**Directions**
Copy out the data that follows exactly, leaving out no line.

Collected data entries
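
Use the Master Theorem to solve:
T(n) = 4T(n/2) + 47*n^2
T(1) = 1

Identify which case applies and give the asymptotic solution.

a=4, b=2, f(n)=47*n^2.
log_2(4) = 2, so n^(log_b(a)) = n^2.
f(n) = Theta(n^2), so Case 2 applies.
T(n) = Theta(n^2 log n).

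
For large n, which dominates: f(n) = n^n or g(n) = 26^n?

f(n) = n^n grows faster: n^n / 26^n = (n/26)^n -> infinity once n > 26.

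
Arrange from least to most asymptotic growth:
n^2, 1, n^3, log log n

Ordered by growth rate: 1 < log log n < n^2 < n^3.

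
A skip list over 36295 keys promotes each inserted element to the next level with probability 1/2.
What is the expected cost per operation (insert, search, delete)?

Expected number of levels is O(log_2(36295)) = O(log n). A search visits O(1) expected nodes per level over O(log n) levels. Insert/delete are a search plus O(1) pointer updates per level. Expected O(log n) per operation.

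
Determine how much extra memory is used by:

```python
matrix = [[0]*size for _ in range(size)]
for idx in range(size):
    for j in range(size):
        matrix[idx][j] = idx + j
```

Space complexity: O(n^2).
A 2D structure of size n x n is allocated.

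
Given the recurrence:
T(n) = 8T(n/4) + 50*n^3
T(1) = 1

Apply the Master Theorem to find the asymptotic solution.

a=8, b=4, f(n)=50*n^3. log_4(8) = 1.5 < 3. Case 3: T(n) = O(n^3).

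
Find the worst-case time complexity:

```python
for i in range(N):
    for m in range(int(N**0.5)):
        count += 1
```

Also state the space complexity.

Time complexity: O(n * sqrt(n)).
Space complexity: O(1).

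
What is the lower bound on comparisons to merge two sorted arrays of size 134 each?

To merge two sorted arrays of size 134, we need at least 267 comparisons in the worst case. An adversary can force every element to be compared.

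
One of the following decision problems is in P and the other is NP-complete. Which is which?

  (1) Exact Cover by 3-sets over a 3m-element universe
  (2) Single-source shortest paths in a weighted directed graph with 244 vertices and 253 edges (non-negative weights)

(1) is NP-complete: one of Karp's 21 NP-complete problems.
(2) is P: Dijkstra's algorithm runs in O((V+E) log V).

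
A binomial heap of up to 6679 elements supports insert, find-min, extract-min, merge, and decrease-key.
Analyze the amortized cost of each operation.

A binomial heap with n <= 6679 elements has at most floor(log_2 6679) + 1 = 13 trees. Using potential Phi = number of trees: Insert adds one tree, but cascading merges reduce count -- amortized O(1). Find-min reads the cached minimum pointer: O(1). Extract-min creates O(log n) new trees: O(log n). Merge combines tree lists: O(log n). Decrease-key sifts the element up its tree of height <= log n: O(log n).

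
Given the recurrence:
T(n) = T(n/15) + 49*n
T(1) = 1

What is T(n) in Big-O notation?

Geometric series: 49*n*(1 + 1/15 + 1/15^2 + ...) = O(n). T(n) = O(n).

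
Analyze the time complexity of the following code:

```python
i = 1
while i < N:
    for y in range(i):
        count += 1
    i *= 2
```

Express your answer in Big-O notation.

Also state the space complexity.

Time complexity: O(n).
Space complexity: O(1).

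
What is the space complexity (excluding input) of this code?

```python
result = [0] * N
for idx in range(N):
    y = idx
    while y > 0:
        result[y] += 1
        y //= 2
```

Space complexity: O(n).
Auxiliary storage grows linearly with the input size n in the worst case.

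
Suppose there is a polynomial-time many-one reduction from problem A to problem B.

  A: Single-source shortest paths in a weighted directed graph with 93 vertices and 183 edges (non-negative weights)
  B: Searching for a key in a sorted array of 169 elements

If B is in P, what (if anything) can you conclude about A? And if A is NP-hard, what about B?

A poly-time reduction A <=_p B means any A-instance can be transformed to a B-instance in poly time.
If B is in P: compose the reduction with B's poly-time algorithm to solve A in poly time, so A is in P.
If A is NP-hard: every NP problem reduces to A, which reduces to B; composing reductions, every NP problem reduces to B, so B is NP-hard.
(Here in fact A is P and B is P.)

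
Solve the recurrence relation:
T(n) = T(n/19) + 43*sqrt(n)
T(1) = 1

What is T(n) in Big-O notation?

Each level contributes sqrt(n/19^k). Geometric series with ratio 1/sqrt(19) < 1 sums to O(sqrt(n)).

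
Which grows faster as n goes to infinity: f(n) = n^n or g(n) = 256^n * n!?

g(n) = 256^n * n! grows faster: by Stirling n! ~ sqrt(2 pi n)(n/e)^n, so 256^n n! / n^n ~ (256/e)^n sqrt(2 pi n) -> infinity since 256/e > 1.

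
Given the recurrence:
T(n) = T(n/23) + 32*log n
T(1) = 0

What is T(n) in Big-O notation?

Each of the log_23(n) levels adds O(log n). T(n) = O(log^2 n).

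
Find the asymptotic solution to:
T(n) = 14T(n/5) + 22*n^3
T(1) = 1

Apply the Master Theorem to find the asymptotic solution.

a=14, b=5, f(n)=22*n^3. log_5(14) = 1.64 < 3. Case 3: T(n) = O(n^3).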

**Response to the task**
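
Use the Master Theorem to solve:
T(n) = 4T(n/2) + 47*n^2
T(1) = 1

Identify which case applies and give the asymptotic solution.

a=4, b=2, f(n)=47*n^2.
log_2(4) = 2, so n^(log_b(a)) = n^2.
f(n) = Theta(n^2), so Case 2 applies.
T(n) = Theta(n^2 log n).

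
For large n, which dominates: f(n) = n^n or g(n) = 26^n?

f(n) = n^n grows faster: n^n / 26^n = (n/26)^n -> infinity once n > 26.

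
Arrange from least to most asymptotic growth:
n^2, 1, n^3, log log n

Ordered by growth rate: 1 < log log n < n^2 < n^3.

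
A skip list over 36295 keys promotes each inserted element to the next level with probability 1/2.
What is the expected cost per operation (insert, search, delete)?

Expected number of levels is O(log_2(36295)) = O(log n). A search visits O(1) expected nodes per level over O(log n) levels. Insert/delete are a search plus O(1) pointer updates per level. Expected O(log n) per operation.

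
Determine how much extra memory is used by:

```python
matrix = [[0]*size for _ in range(size)]
for idx in range(size):
    for j in range(size):
        matrix[idx][j] = idx + j
```

Space complexity: O(n^2).
A 2D structure of size n x n is allocated.

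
Given the recurrence:
T(n) = 8T(n/4) + 50*n^3
T(1) = 1

Apply the Master Theorem to find the asymptotic solution.

a=8, b=4, f(n)=50*n^3. log_4(8) = 1.5 < 3. Case 3: T(n) = O(n^3).

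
Find the worst-case time complexity:

```python
for i in range(N):
    for m in range(int(N**0.5)):
        count += 1
```

Also state the space complexity.

Time complexity: O(n * sqrt(n)).
Space complexity: O(1).

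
What is the lower bound on comparisons to merge two sorted arrays of size 134 each?

To merge two sorted arrays of size 134, we need at least 267 comparisons in the worst case. An adversary can force every element to be compared.

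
One of the following decision problems is in P and the other is NP-complete. Which is which?

  (1) Exact Cover by 3-sets over a 3m-element universe
  (2) Single-source shortest paths in a weighted directed graph with 244 vertices and 253 edges (non-negative weights)

(1) is NP-complete: one of Karp's 21 NP-complete problems.
(2) is P: Dijkstra's algorithm runs in O((V+E) log V).

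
A binomial heap of up to 6679 elements supports insert, find-min, extract-min, merge, and decrease-key.
Analyze the amortized cost of each operation.

A binomial heap with n <= 6679 elements has at most floor(log_2 6679) + 1 = 13 trees. Using potential Phi = number of trees: Insert adds one tree, but cascading merges reduce count -- amortized O(1). Find-min reads the cached minimum pointer: O(1). Extract-min creates O(log n) new trees: O(log n). Merge combines tree lists: O(log n). Decrease-key sifts the element up its tree of height <= log n: O(log n).

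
Given the recurrence:
T(n) = T(n/15) + 49*n
T(1) = 1

What is T(n) in Big-O notation?

Geometric series: 49*n*(1 + 1/15 + 1/15^2 + ...) = O(n). T(n) = O(n).

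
Analyze the time complexity of the following code:

```python
i = 1
while i < N:
    for y in range(i):
        count += 1
    i *= 2
```

Express your answer in Big-O notation.

Also state the space complexity.

Time complexity: O(n).
Space complexity: O(1).

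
What is the space complexity (excluding input) of this code?

```python
result = [0] * N
for idx in range(N):
    y = idx
    while y > 0:
        result[y] += 1
        y //= 2
```

Space complexity: O(n).
Auxiliary storage grows linearly with the input size n in the worst case.

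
Suppose there is a polynomial-time many-one reduction from problem A to problem B.

  A: Single-source shortest paths in a weighted directed graph with 93 vertices and 183 edges (non-negative weights)
  B: Searching for a key in a sorted array of 169 elements

If B is in P, what (if anything) can you conclude about A? And if A is NP-hard, what about B?

A poly-time reduction A <=_p B means any A-instance can be transformed to a B-instance in poly time.
If B is in P: compose the reduction with B's poly-time algorithm to solve A in poly time, so A is in P.
If A is NP-hard: every NP problem reduces to A, which reduces to B; composing reductions, every NP problem reduces to B, so B is NP-hard.
(Here in fact A is P and B is P.)

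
Solve the recurrence relation:
T(n) = T(n/19) + 43*sqrt(n)
T(1) = 1

What is T(n) in Big-O notation?

Each level contributes sqrt(n/19^k). Geometric series with ratio 1/sqrt(19) < 1 sums to O(sqrt(n)).

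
Which grows faster as n goes to infinity: f(n) = n^n or g(n) = 256^n * n!?

g(n) = 256^n * n! grows faster: by Stirling n! ~ sqrt(2 pi n)(n/e)^n, so 256^n n! / n^n ~ (256/e)^n sqrt(2 pi n) -> infinity since 256/e > 1.

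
Given the recurrence:
T(n) = T(n/23) + 32*log n
T(1) = 0

What is T(n) in Big-O notation?

Each of the log_23(n) levels adds O(log n). T(n) = O(log^2 n).

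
Find the asymptotic solution to:
T(n) = 14T(n/5) + 22*n^3
T(1) = 1

Apply the Master Theorem to find the asymptotic solution.

a=14, b=5, f(n)=22*n^3. log_5(14) = 1.64 < 3. Case 3: T(n) = O(n^3).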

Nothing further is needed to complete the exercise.